- _PROBLEM DETAILS_
Which of the lines in the records below hold the string "circuit"? Copy every one of them.

- _DATA IN THIS EXERCISE_
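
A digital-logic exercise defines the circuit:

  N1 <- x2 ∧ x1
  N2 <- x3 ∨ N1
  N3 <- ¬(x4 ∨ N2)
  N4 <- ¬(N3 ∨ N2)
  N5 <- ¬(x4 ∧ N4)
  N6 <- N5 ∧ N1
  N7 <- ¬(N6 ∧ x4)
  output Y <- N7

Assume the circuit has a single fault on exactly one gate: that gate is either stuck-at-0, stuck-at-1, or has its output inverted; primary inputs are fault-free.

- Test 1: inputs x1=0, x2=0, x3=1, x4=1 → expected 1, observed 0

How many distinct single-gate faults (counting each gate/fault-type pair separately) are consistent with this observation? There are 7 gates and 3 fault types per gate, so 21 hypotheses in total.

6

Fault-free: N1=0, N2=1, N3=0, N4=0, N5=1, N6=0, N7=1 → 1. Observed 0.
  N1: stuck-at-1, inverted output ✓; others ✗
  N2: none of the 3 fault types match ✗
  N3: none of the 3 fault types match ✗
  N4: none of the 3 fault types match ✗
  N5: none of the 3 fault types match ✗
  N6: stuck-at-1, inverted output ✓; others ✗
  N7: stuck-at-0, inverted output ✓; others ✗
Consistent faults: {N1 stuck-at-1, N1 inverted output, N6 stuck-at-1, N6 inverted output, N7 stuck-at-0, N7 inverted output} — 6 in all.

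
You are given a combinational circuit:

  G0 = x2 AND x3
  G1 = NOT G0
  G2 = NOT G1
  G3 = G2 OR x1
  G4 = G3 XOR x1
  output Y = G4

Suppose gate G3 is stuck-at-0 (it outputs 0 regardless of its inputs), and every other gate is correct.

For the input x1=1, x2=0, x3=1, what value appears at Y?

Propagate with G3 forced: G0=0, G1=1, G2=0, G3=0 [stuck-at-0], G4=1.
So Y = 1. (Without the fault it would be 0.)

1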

- _ANSWER SECTION_
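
A digital-logic exercise defines the circuit:
Assume the circuit has a single fault on exactly one gate: that gate is either stuck-at-0, stuck-at-1, or has its output inverted; primary inputs are fault-free.
You are given a combinational circuit: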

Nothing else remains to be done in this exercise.